(Stored data entries)
____

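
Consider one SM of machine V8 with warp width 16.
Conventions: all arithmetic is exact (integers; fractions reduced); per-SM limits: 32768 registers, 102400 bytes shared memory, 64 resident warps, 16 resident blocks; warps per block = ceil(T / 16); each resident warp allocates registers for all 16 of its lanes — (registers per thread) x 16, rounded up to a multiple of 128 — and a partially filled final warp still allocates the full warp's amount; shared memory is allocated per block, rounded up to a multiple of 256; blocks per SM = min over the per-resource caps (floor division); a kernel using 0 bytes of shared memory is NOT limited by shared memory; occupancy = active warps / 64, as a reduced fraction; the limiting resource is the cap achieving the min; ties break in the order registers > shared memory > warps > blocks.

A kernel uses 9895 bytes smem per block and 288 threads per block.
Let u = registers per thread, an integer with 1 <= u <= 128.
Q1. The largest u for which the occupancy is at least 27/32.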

____

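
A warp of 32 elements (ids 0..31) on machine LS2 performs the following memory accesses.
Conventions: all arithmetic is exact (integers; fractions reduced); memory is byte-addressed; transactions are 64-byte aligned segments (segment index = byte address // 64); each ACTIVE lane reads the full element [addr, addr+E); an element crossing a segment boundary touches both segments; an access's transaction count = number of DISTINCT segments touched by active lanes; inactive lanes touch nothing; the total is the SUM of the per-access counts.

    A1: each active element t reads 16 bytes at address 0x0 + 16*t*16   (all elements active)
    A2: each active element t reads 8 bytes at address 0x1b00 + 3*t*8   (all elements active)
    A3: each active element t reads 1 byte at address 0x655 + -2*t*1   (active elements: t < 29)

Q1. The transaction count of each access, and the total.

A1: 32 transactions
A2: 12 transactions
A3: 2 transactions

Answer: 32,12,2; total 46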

____

Using the data above, print exactly the lines from the line that contains "Let u = registers" through the line that contains "Q1. The largest", with both included.

**OUTPUT OF THE EXERCISE**:
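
Let u = registers per thread, an integer with 1 <= u <= 128.
Q1. The largest u for which the occupancy is at least 27/32.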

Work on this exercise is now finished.